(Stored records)
____________________
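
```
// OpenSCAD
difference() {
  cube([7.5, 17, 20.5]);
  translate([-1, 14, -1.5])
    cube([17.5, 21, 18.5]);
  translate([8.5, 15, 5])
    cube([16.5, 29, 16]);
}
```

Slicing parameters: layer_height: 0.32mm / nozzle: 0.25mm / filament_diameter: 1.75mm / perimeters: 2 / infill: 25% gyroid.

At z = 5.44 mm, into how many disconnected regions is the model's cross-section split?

At z = 5.44 mm: the cube is present — its section is the full 7.5×17 rectangle; the cube at (-1, 14) is present — its section is the full 17.5×21 rectangle; the 16.5×29 cube at (8.5, 15) contributes its full rectangle; After the difference (first − rest): starting from the 7.5×17 cube, the 17.5×21 cube at (-1, 14) partially overlaps it — only the 22.50 mm² overlap (of its 367.50 mm²) is removed, clipping the outline; the 16.5×29 cube at (8.5, 15) misses the remaining region (no effect) — 1 connected region. The result has 1 disconnected region.

1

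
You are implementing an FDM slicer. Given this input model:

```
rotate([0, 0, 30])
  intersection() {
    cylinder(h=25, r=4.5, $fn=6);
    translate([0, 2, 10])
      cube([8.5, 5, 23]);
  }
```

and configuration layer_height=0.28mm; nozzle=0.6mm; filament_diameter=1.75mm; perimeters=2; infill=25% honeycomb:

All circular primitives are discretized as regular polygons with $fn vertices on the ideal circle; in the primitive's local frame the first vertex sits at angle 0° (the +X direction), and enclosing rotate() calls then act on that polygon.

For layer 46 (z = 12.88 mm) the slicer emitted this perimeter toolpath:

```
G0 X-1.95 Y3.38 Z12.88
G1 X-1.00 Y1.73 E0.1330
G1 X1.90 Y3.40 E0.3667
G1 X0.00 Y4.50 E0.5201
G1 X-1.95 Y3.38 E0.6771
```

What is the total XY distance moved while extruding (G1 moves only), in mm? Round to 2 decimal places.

9.69 mm

Sum the Euclidean lengths of each G1 segment: total = 9.69 mm.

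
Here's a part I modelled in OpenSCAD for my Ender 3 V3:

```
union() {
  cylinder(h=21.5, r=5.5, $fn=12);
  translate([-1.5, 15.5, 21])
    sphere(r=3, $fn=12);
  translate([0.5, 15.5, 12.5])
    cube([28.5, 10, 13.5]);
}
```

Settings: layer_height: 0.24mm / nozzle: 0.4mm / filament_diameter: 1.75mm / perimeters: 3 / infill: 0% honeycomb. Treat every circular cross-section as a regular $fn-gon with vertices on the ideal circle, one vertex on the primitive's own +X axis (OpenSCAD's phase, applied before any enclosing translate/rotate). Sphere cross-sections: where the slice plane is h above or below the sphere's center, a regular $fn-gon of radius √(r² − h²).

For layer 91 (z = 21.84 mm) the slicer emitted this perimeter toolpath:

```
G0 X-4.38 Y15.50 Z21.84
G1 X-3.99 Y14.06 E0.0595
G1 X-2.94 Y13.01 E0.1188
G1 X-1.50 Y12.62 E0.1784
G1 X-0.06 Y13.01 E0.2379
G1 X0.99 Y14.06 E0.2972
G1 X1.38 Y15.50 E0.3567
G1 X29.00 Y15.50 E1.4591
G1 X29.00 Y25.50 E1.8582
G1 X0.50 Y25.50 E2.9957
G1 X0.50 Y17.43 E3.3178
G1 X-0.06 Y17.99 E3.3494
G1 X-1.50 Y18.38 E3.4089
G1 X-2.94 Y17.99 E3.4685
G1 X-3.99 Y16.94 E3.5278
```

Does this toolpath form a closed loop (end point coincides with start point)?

Start point (G0): (-4.38, 15.50). End point (last G1): the path does not return to the start — open.

no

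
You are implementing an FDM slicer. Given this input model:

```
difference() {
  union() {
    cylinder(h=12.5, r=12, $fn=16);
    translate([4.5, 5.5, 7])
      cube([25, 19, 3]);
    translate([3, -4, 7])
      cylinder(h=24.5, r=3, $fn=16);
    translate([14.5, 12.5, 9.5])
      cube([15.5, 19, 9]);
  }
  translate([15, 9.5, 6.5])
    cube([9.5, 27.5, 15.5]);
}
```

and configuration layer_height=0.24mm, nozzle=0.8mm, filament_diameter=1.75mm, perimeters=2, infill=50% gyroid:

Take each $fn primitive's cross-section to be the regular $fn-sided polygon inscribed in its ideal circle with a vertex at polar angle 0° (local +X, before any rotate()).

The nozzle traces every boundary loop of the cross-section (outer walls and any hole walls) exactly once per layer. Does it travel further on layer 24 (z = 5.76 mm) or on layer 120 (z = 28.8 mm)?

layer 24 (z = 5.76 mm)

Layer 24 (z = 5.76): the cylinder: section is a regular 16-gon, circumradius r=12 (perimeter = 2·16·12.000·sin(180°/16) = 74.91 mm); the cube at (4.5, 5.5) is absent (z outside [7, 10]); the cylinder at (3, -4) does not reach this height (z outside [7, 31.5]); the cube at (14.5, 12.5) does not reach this height (z outside [9.5, 18.5]); Merging all regions: only the r=12 cylinder is present, so the union is just that shape — boundary = 74.91 mm; the cube at (15, 9.5) is not intersected at this z (z outside [6.5, 22]); After the difference (first − rest): none of the subtracted shapes is present at this height, so the result so far is unchanged — boundary = 74.91 mm. So its perimeter = 74.91 mm. Layer 120 (z = 28.8): the cylinder does not reach this height (z outside [0, 12.5]); the cube at (4.5, 5.5) does not reach this height (z outside [7, 10]); the cylinder at (3, -4): section is a regular 16-gon, circumradius r=3 (perimeter = 2·16·3.000·sin(180°/16) = 18.73 mm); the cube at (14.5, 12.5) does not reach this height (z outside [9.5, 18.5]); Merging all regions: only the r=3 cylinder at (3, -4) is present, so the union is just that shape — boundary = 18.73 mm; the cube at (15, 9.5) does not reach this height (z outside [6.5, 22]); Taking the first minus the rest: none of the subtracted shapes is present at this height, so that combined region is unchanged — boundary = 18.73 mm. So its perimeter = 18.73 mm. Layer 24 is larger (74.91 vs 18.73 mm).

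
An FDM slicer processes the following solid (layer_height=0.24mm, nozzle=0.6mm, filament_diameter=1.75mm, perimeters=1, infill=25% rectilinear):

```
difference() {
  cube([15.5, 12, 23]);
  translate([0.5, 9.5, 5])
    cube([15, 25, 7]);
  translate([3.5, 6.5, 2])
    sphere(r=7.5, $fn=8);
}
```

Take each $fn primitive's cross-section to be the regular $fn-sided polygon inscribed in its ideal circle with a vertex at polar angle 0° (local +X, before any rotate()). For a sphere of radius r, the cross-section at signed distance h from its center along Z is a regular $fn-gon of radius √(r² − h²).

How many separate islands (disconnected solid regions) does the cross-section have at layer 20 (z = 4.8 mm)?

At z = 4.8 mm: the cube (footprint 15.5×12) is included at this height; the cube at (0.5, 9.5) is absent (z outside [5, 12]); the sphere at (3.5, 6.5): section is a regular 8-gon, circumradius = √(r²−h²) = √(7.5²−2.8²) = 6.958; Subtracting the remaining from the first: starting from the 15.5×12 cube, the r=7.5 sphere at (3.5, 6.5) partially overlaps it — only the 106.46 mm² overlap (of its 136.92 mm²) is removed, clipping the outline — 2 connected regions. Overall, the cross-section has 2 separate islands. Island count = 2.

2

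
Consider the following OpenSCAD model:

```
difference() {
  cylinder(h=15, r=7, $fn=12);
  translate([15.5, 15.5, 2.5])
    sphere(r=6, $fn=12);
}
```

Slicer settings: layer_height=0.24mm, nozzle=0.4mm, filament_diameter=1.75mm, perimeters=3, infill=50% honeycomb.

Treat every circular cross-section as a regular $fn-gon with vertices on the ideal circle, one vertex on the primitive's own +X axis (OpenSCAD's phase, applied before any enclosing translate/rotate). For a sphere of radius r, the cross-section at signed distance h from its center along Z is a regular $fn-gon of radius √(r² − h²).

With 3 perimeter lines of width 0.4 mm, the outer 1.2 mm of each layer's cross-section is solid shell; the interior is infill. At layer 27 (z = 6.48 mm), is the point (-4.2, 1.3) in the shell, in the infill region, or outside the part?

At z = 6.48 mm: the r=7 cylinder gives a regular 12-gon of circumradius 7 (constant along its height); the r=6 sphere at (15.5, 15.5) contributes a regular 12-gon of circumradius √(6²−3.98²) = 4.490; Taking the first minus the rest: starting from the r=7 cylinder, the r=6 sphere at (15.5, 15.5) misses the remaining region (no effect) — 1 connected region. Overall, the cross-section is a single solid region. The nearest boundary edge runs (-7.00, 0.00)→(-6.06, 3.50); distance from the point to it = 2.37 mm. The point is inside the cross-section and 2.37 mm from the nearest boundary — more than the 1.2 mm shell width (3 × 0.4), so it's in the infill interior.

infill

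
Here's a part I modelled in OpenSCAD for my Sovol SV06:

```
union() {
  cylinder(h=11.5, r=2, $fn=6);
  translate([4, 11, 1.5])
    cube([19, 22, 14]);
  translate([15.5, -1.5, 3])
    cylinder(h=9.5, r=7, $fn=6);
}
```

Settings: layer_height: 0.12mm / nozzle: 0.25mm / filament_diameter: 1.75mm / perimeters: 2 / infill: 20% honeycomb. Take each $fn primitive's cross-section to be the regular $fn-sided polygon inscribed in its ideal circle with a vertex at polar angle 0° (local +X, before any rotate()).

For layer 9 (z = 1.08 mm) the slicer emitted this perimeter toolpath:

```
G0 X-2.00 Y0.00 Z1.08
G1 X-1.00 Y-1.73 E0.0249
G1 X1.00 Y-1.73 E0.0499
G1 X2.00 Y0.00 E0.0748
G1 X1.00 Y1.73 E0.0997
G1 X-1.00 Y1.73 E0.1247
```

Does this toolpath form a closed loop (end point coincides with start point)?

no

Start point (G0): (-2.00, 0.00). End point (last G1): the path does not return to the start — open.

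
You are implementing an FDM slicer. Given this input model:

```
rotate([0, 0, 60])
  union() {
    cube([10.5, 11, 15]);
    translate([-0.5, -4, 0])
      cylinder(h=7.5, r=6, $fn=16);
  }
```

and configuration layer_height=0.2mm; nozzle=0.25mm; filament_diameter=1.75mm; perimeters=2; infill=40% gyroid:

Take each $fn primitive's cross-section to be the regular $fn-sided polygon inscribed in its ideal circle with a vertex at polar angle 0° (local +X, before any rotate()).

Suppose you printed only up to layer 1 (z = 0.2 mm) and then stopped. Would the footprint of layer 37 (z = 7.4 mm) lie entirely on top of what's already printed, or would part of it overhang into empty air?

entirely on top

Compare the two slices. At z = 0.2: the 10.5×11 cube contributes its full rectangle (area 115.50 mm²); the r=6 cylinder at (-0.5, -4) gives a regular 16-gon of circumradius 6 (constant along its height) (area = (16/2)·6.000²·sin(360°/16) = 110.21 mm²); Taking the union: the regions partially overlap — summed areas 225.71 mm² minus the doubly-counted overlap 4.85 mm² gives 220.86 mm² — area = 220.86 mm²; (rotated 60° about Z; rotation is an isometry so areas/perimeters/island counts are preserved). At z = 7.4: the cube is present — its section is the full 10.5×11 rectangle (area 115.50 mm²); the r=6 cylinder at (-0.5, -4) gives a regular 16-gon of circumradius 6 (constant along its height) (area = (16/2)·6.000²·sin(360°/16) = 110.21 mm²); Combining (union): the regions partially overlap — summed areas 225.71 mm² minus the doubly-counted overlap 4.85 mm² gives 220.86 mm² — area = 220.86 mm²; (rotated 60° about Z; rotation is an isometry so areas/perimeters/island counts are preserved). Checking containment: the cross-section at z = 7.4 is a subset of the cross-section at z = 0.2.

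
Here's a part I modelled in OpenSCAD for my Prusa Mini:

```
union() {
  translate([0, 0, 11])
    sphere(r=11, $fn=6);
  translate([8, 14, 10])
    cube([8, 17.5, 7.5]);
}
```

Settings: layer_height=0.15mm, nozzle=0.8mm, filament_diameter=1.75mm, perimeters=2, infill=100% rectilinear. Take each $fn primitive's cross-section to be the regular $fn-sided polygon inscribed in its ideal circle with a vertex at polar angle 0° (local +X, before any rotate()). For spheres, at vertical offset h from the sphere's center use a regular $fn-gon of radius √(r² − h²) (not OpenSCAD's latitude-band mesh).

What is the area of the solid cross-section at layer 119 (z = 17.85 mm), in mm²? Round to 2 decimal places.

At z = 17.85 mm: the sphere: section is a regular 6-gon, circumradius = √(r²−h²) = √(11²−6.85²) = 8.607 (area = (6/2)·8.607²·sin(360°/6) = 192.46 mm²); the cube at (8, 14) does not reach this height (z outside [10, 17.5]); Combining (union): only the r=11 sphere is present, so the union is just that shape — area = 192.46 mm². Overall, the cross-section is a single solid region. Net area = 192.46 mm².

192.46 mm²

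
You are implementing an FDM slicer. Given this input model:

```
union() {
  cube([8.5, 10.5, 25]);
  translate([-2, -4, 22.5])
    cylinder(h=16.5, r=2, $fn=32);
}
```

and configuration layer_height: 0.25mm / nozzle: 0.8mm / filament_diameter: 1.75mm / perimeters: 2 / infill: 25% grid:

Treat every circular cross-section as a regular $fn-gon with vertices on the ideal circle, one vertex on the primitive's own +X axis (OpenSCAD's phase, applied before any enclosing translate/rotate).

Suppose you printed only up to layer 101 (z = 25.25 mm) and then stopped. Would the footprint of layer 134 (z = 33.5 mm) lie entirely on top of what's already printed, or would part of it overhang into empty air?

entirely on top

Compare the two slices. At z = 25.25: the cube is not intersected at this z (z outside [0, 25]); the cylinder at (-2, -4): section is a regular 32-gon, circumradius r=2 (area = (32/2)·2.000²·sin(360°/32) = 12.49 mm²); Merging all regions: only the r=2 cylinder at (-2, -4) is present, so the union is just that shape — area = 12.49 mm². At z = 33.5: the cube does not reach this height (z outside [0, 25]); the r=2 cylinder at (-2, -4) contributes a regular 32-gon of circumradius 2 (area = (32/2)·2.000²·sin(360°/32) = 12.49 mm²); Taking the union: only the r=2 cylinder at (-2, -4) is present, so the union is just that shape — area = 12.49 mm². Checking containment: the cross-section at z = 33.5 is a subset of the cross-section at z = 25.25.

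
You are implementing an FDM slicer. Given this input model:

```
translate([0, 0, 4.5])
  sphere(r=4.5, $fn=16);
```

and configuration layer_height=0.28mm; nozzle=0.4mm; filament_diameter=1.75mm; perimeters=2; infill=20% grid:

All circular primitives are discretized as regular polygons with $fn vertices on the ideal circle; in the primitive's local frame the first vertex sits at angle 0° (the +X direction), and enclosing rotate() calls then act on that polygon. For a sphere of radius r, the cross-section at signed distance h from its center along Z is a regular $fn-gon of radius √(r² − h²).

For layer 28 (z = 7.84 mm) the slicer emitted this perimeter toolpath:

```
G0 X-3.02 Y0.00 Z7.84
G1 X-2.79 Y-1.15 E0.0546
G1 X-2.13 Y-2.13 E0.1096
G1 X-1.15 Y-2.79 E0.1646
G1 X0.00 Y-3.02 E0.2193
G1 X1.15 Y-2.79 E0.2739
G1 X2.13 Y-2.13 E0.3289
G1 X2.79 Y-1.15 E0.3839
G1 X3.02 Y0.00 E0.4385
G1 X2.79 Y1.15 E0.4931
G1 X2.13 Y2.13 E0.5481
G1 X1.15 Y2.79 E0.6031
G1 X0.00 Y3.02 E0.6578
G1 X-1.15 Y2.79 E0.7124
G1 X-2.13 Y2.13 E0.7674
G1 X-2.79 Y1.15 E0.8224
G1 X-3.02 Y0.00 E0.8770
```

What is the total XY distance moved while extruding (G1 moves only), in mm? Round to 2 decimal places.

Sum the Euclidean lengths of each G1 segment: total = 18.83 mm.

18.83 mm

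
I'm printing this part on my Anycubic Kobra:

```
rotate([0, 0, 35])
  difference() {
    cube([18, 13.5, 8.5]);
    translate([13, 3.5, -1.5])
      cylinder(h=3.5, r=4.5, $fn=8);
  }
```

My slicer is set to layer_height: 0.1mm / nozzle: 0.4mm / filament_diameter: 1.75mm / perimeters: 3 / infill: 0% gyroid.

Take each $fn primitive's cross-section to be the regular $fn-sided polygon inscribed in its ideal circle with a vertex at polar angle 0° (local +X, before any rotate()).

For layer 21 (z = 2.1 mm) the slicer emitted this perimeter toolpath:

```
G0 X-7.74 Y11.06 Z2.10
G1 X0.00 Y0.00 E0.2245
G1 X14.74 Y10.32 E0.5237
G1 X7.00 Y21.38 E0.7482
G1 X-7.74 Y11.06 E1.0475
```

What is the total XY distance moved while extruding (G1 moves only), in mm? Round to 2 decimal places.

Sum the Euclidean lengths of each G1 segment: total = 62.99 mm.

62.99 mm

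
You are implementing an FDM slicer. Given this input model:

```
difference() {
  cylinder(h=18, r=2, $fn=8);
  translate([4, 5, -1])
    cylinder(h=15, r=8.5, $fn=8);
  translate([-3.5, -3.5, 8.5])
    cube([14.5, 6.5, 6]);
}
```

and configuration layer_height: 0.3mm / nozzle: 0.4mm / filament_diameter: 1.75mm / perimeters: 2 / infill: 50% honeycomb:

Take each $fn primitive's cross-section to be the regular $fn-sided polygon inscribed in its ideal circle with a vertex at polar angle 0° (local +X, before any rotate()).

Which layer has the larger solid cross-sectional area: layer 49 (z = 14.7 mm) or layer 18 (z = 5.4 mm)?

layer 49 (z = 14.7 mm)

Layer 49 (z = 14.7): the r=2 cylinder gives a regular 8-gon of circumradius 2 (constant along its height) (area = (8/2)·2.000²·sin(360°/8) = 11.31 mm²); the cylinder at (4, 5) does not reach this height (z outside [-1, 14]); the cube at (-3.5, -3.5) is absent (z outside [8.5, 14.5]); Subtracting the remaining from the first: none of the subtracted shapes is present at this height, so the r=2 cylinder is unchanged — area = 11.31 mm². So its area = 11.31 mm². Layer 18 (z = 5.4): the cylinder: section is a regular 8-gon, circumradius r=2 (area = (8/2)·2.000²·sin(360°/8) = 11.31 mm²); the r=8.5 cylinder at (4, 5) contributes a regular 8-gon of circumradius 8.5 (area = (8/2)·8.500²·sin(360°/8) = 204.35 mm²); the cube at (-3.5, -3.5) is absent (z outside [8.5, 14.5]); Subtracting the remaining from the first: starting from the r=2 cylinder (11.31 mm²), the r=8.5 cylinder at (4, 5) partially overlaps it — only the 11.07 mm² overlap (of its 204.35 mm²) is removed, clipping the outline — area = 0.24 mm². So its area = 0.24 mm². Layer 49 is larger (11.31 vs 0.24 mm²).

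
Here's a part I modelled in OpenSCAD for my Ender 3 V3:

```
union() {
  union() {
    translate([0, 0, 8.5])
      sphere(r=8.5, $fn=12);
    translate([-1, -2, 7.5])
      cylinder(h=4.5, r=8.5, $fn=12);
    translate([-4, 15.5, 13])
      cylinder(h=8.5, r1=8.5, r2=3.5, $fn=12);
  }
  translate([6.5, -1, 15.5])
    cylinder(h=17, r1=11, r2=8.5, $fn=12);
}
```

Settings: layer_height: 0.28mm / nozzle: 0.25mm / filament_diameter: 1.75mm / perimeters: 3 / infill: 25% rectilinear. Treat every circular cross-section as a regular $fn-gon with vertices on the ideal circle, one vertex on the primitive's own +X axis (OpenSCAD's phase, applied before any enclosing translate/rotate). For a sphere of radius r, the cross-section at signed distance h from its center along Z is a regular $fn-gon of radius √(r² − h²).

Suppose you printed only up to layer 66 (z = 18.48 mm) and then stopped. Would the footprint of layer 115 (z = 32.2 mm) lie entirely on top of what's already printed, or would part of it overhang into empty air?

Compare the two slices. At z = 18.48: the sphere is not intersected at this z (|z−center|=9.980 > r=8.5); the cylinder at (-1, -2) is not intersected at this z (z outside [7.5, 12]); the cone at (-4, 15.5) (r1=8.5→r2=3.5) has section circumradius 5.276 here — a regular 12-gon (area = (12/2)·5.276²·sin(360°/12) = 83.52 mm²); Combining (union): only the cone at (-4, 15.5) is present, so the union is just that shape — area = 83.52 mm²; the cone at (6.5, -1) contributes a regular 12-gon of circumradius 10.562 (interpolated between r1=11 and r2=8.5 at t=0.175) (area = (12/2)·10.562²·sin(360°/12) = 334.65 mm²); Merging all regions: the 2 present regions are separate (no shared area or edge), so areas and boundary lengths simply add and each stays a separate island — area = 418.18 mm². At z = 32.2: the sphere does not reach this height (|z−center|=23.700 > r=8.5); the cylinder at (-1, -2) does not reach this height (z outside [7.5, 12]); the cone at (-4, 15.5) is not intersected at this z (z outside [13, 21.5]); Combining (union): nothing is present at this height; the cone at (6.5, -1): at t=0.982 of its height the radius interpolates to r₁+(r₂−r₁)t = 8.544, giving a regular 12-gon of that circumradius (area = (12/2)·8.544²·sin(360°/12) = 219.01 mm²); Merging all regions: only the cone at (6.5, -1) is present, so the union is just that shape — area = 219.01 mm². Checking containment: the cross-section at z = 32.2 is a subset of the cross-section at z = 18.48.

entirely on top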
____________________
- _Exercise directions_
The required output is a copy of each line in the records where the string "polygons" occurs.

- _Task result_
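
All circular primitives are discretized as regular polygons with $fn vertices on the ideal circle; in the primitive's local frame the first vertex sits at angle 0° (the +X direction), and enclosing rotate() calls then act on that polygon.
All circular primitives are discretized as regular polygons with $fn vertices on the ideal circle; in the primitive's local frame the first vertex sits at angle 0° (the +X direction), and enclosing rotate() calls then act on that polygon. For a sphere of radius r, the cross-section at signed distance h from its center along Z is a regular $fn-gon of radius √(r² − h²).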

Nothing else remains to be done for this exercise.